◆ Your objective:
The first line to keep is the one containing "A footing for"; restate it and all lines after it through the end of the material, word for word and nothing else.

::::::::::

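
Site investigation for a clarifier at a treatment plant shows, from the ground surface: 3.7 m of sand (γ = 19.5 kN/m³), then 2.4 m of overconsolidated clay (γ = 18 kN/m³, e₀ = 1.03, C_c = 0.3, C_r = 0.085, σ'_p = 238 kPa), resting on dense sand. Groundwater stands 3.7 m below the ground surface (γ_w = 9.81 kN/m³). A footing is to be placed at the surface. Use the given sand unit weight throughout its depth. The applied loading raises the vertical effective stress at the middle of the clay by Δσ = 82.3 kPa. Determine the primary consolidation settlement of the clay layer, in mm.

Mid-depth of clay below the ground surface: z = 3.7 + 2.4/2 = 4.9 m.
Total vertical stress at mid-clay: σ_v = 19.5×3.7 + 18×1.2 = 93.75 kPa.
Pore pressure: u = 9.81×(4.9 − 3.7) = 11.772 kPa.
Initial effective stress: σ'_0 = σ_v − u = 93.75 − 11.772 = 81.978 kPa.
Final effective stress: σ'_f = 81.978 + 82.3 = 164.28 kPa.
σ'_f = 164.28 ≤ σ'_p = 238 kPa, so the clay remains overconsolidated and only the recompression index applies:
S_c = C_r·H/(1+e₀)·log₁₀(σ'_f/σ'_0) = 0.085×2.4/2.03×log₁₀(164.28/81.978)
    = 0.1005 × 0.30189 = 0.03034 m

S_c ≈ 30.3 mm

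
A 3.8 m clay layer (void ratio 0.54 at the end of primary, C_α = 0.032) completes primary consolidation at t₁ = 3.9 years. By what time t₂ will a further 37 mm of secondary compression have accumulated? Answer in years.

t₂ ≈ 11.5 years

S_s = C_α·H/(1+e_p)·log₁₀(t₂/t₁) ⇒ log₁₀(t₂/t₁) = S_s·(1+e_p)/(C_α·H).
log₁₀(t₂/t₁) = 0.037 × (1+0.54) / (0.032×3.8) = 0.4686
t₂ = t₁ × 10^0.4686 = 3.9 × 2.942 = 11.47 years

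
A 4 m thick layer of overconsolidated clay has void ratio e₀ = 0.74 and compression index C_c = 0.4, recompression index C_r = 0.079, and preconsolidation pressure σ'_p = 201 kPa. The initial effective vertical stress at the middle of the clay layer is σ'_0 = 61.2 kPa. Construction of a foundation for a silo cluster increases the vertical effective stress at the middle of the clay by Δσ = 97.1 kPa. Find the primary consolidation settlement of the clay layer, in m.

Final effective stress: σ'_f = 61.2 + 97.1 = 158.3 kPa.
σ'_f = 158.3 ≤ σ'_p = 201 kPa, so the clay remains overconsolidated and only the recompression index applies:
S_c = C_r·H/(1+e₀)·log₁₀(σ'_f/σ'_0) = 0.079×4/1.74×log₁₀(158.3/61.2)
    = 0.18161 × 0.41273 = 0.07496 m

S_c ≈ 0.075 m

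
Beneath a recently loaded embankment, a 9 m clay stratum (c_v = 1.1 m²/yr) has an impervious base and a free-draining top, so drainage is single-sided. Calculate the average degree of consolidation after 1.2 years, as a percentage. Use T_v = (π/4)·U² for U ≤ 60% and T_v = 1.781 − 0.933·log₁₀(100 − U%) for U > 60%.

Drainage path length: H_d = H = 9 m (single drainage).
T_v = c_v·t/H_d² = 1.1×1.2/9² = 0.016296.
T_v = 0.016296 corresponds to the U ≤ 60% branch:
U = √(4T_v/π) = 0.144

U ≈ 14.4 %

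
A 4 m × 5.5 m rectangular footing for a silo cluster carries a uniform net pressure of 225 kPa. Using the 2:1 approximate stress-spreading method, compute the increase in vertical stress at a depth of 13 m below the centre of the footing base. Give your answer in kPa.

By the 2:1 method the load spreads at 1 horizontal : 2 vertical, so at depth z the loaded area has grown by z in each plan dimension:
Δσ = qBL/((B+z)(L+z)) = 225×4×5.5/((4+13)(5.5+13)) = 15.739 kPa

Δσ_z ≈ 15.7 kPa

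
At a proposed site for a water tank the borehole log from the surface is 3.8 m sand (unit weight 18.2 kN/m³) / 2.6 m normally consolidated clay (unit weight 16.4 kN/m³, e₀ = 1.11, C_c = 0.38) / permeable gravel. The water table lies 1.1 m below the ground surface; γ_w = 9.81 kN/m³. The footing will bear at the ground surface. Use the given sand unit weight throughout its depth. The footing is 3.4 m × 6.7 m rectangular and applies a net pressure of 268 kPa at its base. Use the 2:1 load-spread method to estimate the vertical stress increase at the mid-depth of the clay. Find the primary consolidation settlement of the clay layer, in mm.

S_c ≈ 159 mm

Mid-depth of clay below the ground surface: z = 3.8 + 2.6/2 = 5.1 m.
Total vertical stress at mid-clay: σ_v = 18.2×3.8 + 16.4×1.3 = 90.48 kPa.
Pore pressure: u = 9.81×(5.1 − 1.1) = 39.24 kPa.
Initial effective stress: σ'_0 = σ_v − u = 90.48 − 39.24 = 51.24 kPa.
Stress increase at mid-clay by the 2:1 spreading method:
Δσ = qBL/((B+z)(L+z)) = 268×3.4×6.7/((3.4+5.1)(6.7+5.1)) = 60.868 kPa
Final effective stress: σ'_f = σ'_0 + Δσ = 51.24 + 60.868 = 112.11 kPa.
Normally consolidated clay, so the full stress increment lies on the virgin compression line:
S_c = C_c·H/(1+e₀)·log₁₀(σ'_f/σ'_0) = 0.38×2.6/(1+1.11)×log₁₀(112.11/51.24)
    = 0.46825 × 0.34004 = 0.1592 m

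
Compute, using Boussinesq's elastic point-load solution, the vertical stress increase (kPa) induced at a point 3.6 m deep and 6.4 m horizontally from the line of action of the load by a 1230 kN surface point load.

Boussinesq vertical stress below a point load on an elastic half-space:
Δσ_z = 3P/(2πz²) · [1 + (r/z)²]^(−5/2)
r/z = 6.4/3.6 = 1.7778; [1+(r/z)²]^(−5/2) = 0.028323.
Δσ_z = 3×1230/(2π×3.6²) × 0.028323 = 45.315 × 0.028323 = 1.283 kPa

Δσ_z ≈ 1.28 kPa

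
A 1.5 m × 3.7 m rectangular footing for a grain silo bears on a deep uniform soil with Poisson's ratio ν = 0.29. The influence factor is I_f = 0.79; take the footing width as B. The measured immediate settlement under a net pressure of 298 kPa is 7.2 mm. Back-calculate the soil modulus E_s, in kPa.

E_s ≈ 44900 kPa

S_e = q·B·(1−ν²)/E_s · I_f  ⇒  E_s = q·B·(1−ν²)·I_f / S_e.
E_s = 298 × 1.5 × 0.9159 × 0.79 / 0.0072 = 44920 kPa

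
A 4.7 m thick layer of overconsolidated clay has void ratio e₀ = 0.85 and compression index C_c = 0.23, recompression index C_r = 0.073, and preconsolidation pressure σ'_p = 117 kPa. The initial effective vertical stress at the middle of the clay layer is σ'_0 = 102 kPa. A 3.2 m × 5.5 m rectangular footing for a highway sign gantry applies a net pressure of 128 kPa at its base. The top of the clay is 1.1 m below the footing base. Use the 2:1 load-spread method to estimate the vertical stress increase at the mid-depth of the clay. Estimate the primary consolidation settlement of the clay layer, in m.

S_c ≈ 0.0563 m

Mid-depth of clay below the footing base: z = 1.1 + 4.7/2 = 3.45 m.
Stress increase at mid-clay by the 2:1 spreading method:
Δσ = qBL/((B+z)(L+z)) = 128×3.2×5.5/((3.2+3.45)(5.5+3.45)) = 37.851 kPa
Final effective stress: σ'_f = 102 + 37.851 = 139.85 kPa.
σ'_f = 139.85 > σ'_p = 117 kPa, so the stress path crosses the preconsolidation pressure — recompression up to σ'_p, then virgin compression beyond:
S_c = H/(1+e₀)·[C_r·log₁₀(σ'_p/σ'_0) + C_c·log₁₀(σ'_f/σ'_p)]
    = 4.7/1.85 × [0.073×log₁₀(117/102) + 0.23×log₁₀(139.85/117)]
    = 2.5405 × [0.0043498 + 0.01782] = 0.05632 m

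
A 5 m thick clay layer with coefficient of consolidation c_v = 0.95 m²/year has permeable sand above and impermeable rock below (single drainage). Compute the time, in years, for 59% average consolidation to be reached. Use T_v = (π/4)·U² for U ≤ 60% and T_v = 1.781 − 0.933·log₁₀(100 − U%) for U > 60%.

t ≈ 7.19 years

Drainage path length: H_d = H = 5 m (single drainage).
U ≤ 60%: T_v = (π/4)·U² = (π/4)×0.59² = 0.2734.
t = T_v·H_d²/c_v = 0.2734×5²/0.95 = 7.195 years.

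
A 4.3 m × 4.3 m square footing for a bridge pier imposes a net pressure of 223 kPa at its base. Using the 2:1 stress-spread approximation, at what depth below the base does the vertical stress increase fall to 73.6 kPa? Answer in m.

2:1 spreading — at depth z the loaded area has grown by z in each plan dimension:
qB²/(B+z)² = Δσ_z ⇒ z = B(√(q/Δσ_z) − 1) = 4.3×(√(223/73.6) − 1) = 3.185 m

z ≈ 3.18 m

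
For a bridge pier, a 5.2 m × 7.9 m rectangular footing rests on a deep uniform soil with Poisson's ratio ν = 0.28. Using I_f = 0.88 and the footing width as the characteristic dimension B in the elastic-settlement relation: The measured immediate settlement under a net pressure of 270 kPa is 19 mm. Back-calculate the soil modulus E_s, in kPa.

E_s ≈ 59900 kPa

S_e = q·B·(1−ν²)/E_s · I_f  ⇒  E_s = q·B·(1−ν²)·I_f / S_e.
E_s = 270 × 5.2 × 0.9216 × 0.88 / 0.019 = 59930 kPa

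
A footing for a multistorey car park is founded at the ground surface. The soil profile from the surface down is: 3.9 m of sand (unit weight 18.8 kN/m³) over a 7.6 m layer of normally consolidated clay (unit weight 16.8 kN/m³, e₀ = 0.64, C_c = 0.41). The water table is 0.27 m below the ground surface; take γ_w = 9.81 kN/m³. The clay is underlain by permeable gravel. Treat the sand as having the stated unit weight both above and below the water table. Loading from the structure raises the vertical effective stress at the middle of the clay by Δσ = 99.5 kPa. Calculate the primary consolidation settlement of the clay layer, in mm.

S_c ≈ 772 mm

Mid-depth of clay below the ground surface: z = 3.9 + 7.6/2 = 7.7 m.
Total vertical stress at mid-clay: σ_v = 18.8×3.9 + 16.8×3.8 = 137.16 kPa.
Pore pressure: u = 9.81×(7.7 − 0.27) = 72.888 kPa.
Initial effective stress: σ'_0 = σ_v − u = 137.16 − 72.888 = 64.272 kPa.
Final effective stress: σ'_f = σ'_0 + Δσ = 64.272 + 99.5 = 163.77 kPa.
Normally consolidated clay, so the full stress increment lies on the virgin compression line:
S_c = C_c·H/(1+e₀)·log₁₀(σ'_f/σ'_0) = 0.41×7.6/(1+0.64)×log₁₀(163.77/64.272)
    = 1.9 × 0.40621 = 0.7718 m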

::::::::::

◆ Exercise answer:
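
A footing for a multistorey car park is founded at the ground surface. The soil profile from the surface down is: 3.9 m of sand (unit weight 18.8 kN/m³) over a 7.6 m layer of normally consolidated clay (unit weight 16.8 kN/m³, e₀ = 0.64, C_c = 0.41). The water table is 0.27 m below the ground surface; take γ_w = 9.81 kN/m³. The clay is underlain by permeable gravel. Treat the sand as having the stated unit weight both above and below the water table. Loading from the structure raises the vertical effective stress at the middle of the clay by Δσ = 99.5 kPa. Calculate the primary consolidation settlement of the clay layer, in mm.

S_c ≈ 772 mm

Mid-depth of clay below the ground surface: z = 3.9 + 7.6/2 = 7.7 m.
Total vertical stress at mid-clay: σ_v = 18.8×3.9 + 16.8×3.8 = 137.16 kPa.
Pore pressure: u = 9.81×(7.7 − 0.27) = 72.888 kPa.
Initial effective stress: σ'_0 = σ_v − u = 137.16 − 72.888 = 64.272 kPa.
Final effective stress: σ'_f = σ'_0 + Δσ = 64.272 + 99.5 = 163.77 kPa.
Normally consolidated clay, so the full stress increment lies on the virgin compression line:
S_c = C_c·H/(1+e₀)·log₁₀(σ'_f/σ'_0) = 0.41×7.6/(1+0.64)×log₁₀(163.77/64.272)
    = 1.9 × 0.40621 = 0.7718 m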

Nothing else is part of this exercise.